— Required work —
In the reply, include exactly the lines of the entries below from the first to the line with "item 8: Factor", that line included.

— Information given —
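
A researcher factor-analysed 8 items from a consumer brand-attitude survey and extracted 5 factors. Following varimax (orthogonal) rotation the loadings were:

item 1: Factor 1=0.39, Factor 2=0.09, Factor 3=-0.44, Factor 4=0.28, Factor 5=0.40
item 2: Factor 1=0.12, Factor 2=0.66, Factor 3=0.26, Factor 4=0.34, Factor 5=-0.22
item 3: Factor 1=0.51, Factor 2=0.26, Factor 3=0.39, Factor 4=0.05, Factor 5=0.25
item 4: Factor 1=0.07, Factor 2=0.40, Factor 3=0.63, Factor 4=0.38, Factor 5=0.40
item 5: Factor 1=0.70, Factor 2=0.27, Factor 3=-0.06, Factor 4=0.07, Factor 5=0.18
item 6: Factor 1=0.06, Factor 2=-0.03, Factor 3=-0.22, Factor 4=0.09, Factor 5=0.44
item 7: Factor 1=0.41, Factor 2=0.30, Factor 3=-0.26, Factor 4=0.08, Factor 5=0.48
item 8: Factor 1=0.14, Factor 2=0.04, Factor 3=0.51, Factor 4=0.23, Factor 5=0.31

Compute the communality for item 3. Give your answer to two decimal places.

h² = 0.51² + 0.26² + 0.39² + 0.05² + 0.25² = 0.2601 + 0.0676 + 0.1521 + 0.0025 + 0.0625 = 0.5448

0.54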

— Answer box —
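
A researcher factor-analysed 8 items from a consumer brand-attitude survey and extracted 5 factors. Following varimax (orthogonal) rotation the loadings were:

item 1: Factor 1=0.39, Factor 2=0.09, Factor 3=-0.44, Factor 4=0.28, Factor 5=0.40
item 2: Factor 1=0.12, Factor 2=0.66, Factor 3=0.26, Factor 4=0.34, Factor 5=-0.22
item 3: Factor 1=0.51, Factor 2=0.26, Factor 3=0.39, Factor 4=0.05, Factor 5=0.25
item 4: Factor 1=0.07, Factor 2=0.40, Factor 3=0.63, Factor 4=0.38, Factor 5=0.40
item 5: Factor 1=0.70, Factor 2=0.27, Factor 3=-0.06, Factor 4=0.07, Factor 5=0.18
item 6: Factor 1=0.06, Factor 2=-0.03, Factor 3=-0.22, Factor 4=0.09, Factor 5=0.44
item 7: Factor 1=0.41, Factor 2=0.30, Factor 3=-0.26, Factor 4=0.08, Factor 5=0.48
item 8: Factor 1=0.14, Factor 2=0.04, Factor 3=0.51, Factor 4=0.23, Factor 5=0.31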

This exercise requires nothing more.